What the task asks -
Would you copy all lines in the data that contain the word "comparing"?

(Beginning of Given data)

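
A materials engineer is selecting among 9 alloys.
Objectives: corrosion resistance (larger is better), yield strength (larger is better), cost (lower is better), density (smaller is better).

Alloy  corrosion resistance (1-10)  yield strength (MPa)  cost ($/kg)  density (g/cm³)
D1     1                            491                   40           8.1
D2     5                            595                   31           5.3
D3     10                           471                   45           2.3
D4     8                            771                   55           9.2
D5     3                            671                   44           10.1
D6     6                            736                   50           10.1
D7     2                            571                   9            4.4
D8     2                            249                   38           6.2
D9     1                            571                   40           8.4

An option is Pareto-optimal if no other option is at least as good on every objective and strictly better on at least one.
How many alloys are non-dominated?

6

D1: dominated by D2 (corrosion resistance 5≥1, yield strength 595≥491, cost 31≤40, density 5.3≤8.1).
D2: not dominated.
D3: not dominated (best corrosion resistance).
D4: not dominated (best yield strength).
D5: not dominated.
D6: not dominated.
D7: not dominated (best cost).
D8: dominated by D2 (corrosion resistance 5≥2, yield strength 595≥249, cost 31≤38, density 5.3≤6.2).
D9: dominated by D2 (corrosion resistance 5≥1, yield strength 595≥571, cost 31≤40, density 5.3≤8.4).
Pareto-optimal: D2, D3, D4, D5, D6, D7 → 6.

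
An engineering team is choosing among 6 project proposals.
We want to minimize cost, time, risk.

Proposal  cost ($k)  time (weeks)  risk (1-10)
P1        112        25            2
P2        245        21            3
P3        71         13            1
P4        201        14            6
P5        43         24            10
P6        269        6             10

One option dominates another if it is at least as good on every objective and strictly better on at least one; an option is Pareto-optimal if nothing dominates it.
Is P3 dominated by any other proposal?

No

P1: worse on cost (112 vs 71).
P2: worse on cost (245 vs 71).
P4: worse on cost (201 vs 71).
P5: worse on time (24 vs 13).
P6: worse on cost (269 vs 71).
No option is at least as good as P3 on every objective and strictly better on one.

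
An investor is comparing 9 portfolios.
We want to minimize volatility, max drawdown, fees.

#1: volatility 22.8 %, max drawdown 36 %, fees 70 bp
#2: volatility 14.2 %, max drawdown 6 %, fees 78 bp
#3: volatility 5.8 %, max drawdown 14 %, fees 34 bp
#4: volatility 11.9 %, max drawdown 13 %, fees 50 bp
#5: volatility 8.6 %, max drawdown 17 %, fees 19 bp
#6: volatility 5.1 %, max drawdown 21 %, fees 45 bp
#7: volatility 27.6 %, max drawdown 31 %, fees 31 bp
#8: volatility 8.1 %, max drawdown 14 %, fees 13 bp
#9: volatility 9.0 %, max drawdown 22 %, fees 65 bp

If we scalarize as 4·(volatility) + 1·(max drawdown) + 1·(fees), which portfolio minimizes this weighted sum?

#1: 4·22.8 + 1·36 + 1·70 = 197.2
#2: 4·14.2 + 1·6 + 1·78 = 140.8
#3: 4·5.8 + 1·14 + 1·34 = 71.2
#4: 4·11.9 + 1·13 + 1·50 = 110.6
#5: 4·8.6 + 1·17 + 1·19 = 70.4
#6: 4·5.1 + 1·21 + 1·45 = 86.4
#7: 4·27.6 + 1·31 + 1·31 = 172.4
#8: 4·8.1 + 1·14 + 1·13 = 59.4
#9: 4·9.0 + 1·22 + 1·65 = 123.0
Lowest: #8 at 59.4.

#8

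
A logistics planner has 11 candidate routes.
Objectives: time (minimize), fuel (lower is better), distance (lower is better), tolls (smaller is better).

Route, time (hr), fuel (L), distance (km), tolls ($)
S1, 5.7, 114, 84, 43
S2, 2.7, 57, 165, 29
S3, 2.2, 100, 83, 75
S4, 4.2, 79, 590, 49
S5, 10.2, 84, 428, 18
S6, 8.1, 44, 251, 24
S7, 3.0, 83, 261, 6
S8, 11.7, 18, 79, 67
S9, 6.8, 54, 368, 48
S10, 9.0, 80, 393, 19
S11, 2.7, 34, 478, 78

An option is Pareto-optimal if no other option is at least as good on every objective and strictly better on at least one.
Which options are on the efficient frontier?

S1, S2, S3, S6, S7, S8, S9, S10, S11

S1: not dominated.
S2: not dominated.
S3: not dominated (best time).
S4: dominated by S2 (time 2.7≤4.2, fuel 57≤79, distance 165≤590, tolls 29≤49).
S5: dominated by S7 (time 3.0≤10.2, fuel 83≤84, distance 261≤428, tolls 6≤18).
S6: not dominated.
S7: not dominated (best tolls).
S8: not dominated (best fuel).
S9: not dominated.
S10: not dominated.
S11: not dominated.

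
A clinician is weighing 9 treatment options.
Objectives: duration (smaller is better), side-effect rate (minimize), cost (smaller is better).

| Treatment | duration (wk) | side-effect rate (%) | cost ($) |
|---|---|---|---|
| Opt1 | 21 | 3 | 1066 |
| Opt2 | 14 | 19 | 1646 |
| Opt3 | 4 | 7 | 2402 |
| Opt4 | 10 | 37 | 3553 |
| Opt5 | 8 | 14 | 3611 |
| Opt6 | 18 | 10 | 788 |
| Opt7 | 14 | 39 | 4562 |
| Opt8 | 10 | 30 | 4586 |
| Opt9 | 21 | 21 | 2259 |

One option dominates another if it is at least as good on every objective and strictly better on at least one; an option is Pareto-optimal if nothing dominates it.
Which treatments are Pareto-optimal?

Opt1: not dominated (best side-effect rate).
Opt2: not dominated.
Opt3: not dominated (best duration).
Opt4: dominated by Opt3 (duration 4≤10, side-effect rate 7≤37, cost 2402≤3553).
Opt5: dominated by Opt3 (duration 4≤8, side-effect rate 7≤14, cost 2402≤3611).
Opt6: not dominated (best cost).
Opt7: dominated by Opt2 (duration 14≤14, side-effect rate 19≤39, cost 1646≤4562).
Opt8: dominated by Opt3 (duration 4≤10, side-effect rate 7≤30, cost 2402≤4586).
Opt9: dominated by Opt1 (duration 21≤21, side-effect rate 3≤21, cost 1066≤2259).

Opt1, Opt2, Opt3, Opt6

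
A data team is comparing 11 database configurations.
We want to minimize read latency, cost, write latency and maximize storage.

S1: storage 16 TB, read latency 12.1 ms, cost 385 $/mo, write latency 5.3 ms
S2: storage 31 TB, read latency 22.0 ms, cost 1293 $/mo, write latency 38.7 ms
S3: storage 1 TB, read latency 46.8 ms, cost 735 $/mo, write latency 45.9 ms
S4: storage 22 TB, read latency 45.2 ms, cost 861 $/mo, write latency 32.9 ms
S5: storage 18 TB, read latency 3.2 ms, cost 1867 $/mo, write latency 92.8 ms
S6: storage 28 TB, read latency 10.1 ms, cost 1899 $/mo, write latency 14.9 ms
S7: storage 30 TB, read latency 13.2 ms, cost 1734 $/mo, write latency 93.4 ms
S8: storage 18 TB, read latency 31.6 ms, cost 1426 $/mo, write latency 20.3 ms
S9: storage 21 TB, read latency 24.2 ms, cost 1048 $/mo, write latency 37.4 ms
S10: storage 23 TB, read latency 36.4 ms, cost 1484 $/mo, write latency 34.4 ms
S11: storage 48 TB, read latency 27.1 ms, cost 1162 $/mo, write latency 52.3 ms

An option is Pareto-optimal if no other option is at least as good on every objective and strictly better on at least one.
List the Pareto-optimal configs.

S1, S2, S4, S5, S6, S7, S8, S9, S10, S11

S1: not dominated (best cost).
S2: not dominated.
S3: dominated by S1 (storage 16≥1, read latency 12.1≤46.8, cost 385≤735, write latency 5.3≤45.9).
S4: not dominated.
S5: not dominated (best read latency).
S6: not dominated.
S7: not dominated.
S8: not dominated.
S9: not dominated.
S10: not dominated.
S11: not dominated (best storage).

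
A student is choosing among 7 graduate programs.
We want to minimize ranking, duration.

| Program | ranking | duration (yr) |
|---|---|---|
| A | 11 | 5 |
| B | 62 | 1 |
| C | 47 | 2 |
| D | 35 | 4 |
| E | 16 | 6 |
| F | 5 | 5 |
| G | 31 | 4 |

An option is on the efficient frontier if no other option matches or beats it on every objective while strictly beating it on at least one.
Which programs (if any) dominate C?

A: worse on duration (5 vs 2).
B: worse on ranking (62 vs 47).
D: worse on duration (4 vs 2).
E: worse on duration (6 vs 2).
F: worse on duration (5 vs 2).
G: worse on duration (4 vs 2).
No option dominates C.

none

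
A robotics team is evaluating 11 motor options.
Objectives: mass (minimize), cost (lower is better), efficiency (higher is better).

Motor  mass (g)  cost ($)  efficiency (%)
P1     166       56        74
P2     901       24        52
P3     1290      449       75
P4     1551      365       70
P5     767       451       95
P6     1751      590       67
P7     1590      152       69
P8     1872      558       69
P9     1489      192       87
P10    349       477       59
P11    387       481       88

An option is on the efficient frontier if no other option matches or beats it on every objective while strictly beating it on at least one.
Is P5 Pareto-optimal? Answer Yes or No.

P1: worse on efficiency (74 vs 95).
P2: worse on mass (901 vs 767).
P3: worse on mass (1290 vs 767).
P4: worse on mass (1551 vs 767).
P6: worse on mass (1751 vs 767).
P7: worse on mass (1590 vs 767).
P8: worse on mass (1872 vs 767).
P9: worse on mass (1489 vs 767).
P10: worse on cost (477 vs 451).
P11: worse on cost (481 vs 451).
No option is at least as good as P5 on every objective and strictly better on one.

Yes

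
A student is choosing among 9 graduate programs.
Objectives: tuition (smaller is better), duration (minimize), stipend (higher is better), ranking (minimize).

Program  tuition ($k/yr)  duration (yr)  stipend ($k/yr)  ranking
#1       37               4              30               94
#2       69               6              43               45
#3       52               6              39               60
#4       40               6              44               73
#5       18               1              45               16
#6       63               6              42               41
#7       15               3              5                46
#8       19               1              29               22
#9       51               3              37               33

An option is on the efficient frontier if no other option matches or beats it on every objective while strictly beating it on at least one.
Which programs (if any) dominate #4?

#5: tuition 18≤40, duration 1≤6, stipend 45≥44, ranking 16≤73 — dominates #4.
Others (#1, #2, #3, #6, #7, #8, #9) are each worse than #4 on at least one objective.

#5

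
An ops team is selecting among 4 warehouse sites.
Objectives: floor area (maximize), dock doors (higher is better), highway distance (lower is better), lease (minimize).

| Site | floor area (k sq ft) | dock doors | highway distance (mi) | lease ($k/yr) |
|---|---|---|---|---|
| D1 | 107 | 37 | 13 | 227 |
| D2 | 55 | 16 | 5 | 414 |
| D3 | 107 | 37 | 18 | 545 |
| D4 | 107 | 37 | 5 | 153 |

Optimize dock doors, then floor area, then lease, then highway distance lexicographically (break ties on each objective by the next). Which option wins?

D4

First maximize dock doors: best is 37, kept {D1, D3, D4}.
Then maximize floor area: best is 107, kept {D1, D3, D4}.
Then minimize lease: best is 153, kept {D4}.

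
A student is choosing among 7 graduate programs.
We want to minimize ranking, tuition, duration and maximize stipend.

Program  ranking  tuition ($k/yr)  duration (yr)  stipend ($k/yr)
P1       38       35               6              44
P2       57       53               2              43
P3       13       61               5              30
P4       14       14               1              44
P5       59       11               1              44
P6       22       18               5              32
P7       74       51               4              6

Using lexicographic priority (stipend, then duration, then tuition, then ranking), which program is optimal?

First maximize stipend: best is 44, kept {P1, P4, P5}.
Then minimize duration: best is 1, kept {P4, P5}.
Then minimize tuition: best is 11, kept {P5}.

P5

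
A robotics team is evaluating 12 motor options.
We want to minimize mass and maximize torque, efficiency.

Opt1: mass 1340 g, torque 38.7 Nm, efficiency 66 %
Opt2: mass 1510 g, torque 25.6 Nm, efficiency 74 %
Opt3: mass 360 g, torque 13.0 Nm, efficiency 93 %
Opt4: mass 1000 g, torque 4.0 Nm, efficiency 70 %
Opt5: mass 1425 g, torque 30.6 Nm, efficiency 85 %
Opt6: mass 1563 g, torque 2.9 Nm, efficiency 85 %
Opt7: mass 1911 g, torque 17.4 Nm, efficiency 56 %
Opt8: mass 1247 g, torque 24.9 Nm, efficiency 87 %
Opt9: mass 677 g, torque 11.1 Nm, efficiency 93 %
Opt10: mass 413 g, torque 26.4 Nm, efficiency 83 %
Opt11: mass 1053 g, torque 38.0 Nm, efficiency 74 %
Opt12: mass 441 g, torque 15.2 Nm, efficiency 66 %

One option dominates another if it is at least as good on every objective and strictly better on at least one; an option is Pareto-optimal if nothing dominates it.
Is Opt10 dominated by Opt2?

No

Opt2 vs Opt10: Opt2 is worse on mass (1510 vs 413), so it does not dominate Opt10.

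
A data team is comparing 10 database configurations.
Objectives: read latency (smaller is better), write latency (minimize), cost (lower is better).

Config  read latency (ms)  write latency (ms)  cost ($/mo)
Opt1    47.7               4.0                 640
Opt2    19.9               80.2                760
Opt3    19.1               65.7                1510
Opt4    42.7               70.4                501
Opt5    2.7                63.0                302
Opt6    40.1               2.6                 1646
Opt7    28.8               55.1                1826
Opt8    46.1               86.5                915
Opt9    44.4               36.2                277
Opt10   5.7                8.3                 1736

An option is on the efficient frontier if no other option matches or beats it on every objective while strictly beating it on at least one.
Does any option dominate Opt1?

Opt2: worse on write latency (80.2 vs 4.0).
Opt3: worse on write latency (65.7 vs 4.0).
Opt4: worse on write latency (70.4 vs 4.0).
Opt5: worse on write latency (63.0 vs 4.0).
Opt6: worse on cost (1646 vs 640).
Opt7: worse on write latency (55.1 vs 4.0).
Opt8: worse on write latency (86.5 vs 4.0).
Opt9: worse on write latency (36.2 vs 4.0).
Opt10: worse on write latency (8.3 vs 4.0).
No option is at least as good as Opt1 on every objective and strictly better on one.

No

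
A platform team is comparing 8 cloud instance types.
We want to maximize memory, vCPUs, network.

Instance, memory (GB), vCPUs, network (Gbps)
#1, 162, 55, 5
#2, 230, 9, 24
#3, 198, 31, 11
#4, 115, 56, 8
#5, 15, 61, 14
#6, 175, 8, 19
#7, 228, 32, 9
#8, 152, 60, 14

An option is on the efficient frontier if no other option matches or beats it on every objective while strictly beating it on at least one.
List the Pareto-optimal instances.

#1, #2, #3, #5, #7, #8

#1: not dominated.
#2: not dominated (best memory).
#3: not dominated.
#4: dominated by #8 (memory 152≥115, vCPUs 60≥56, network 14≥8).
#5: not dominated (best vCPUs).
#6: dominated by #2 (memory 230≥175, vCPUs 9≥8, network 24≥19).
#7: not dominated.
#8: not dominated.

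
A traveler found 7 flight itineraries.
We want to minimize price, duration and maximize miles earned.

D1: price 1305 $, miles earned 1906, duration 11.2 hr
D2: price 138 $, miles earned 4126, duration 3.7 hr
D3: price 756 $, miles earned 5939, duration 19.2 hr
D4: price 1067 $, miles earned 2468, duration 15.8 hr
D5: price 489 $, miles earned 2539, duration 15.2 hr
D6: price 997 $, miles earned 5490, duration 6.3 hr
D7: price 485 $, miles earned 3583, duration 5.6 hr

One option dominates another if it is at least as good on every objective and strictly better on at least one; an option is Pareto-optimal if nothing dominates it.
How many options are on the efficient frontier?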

(End of Given data)

Written answer -
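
An investor is comparing 9 portfolios.
A data team is comparing 11 database configurations.
A data team is comparing 10 database configurations.
A platform team is comparing 8 cloud instance types.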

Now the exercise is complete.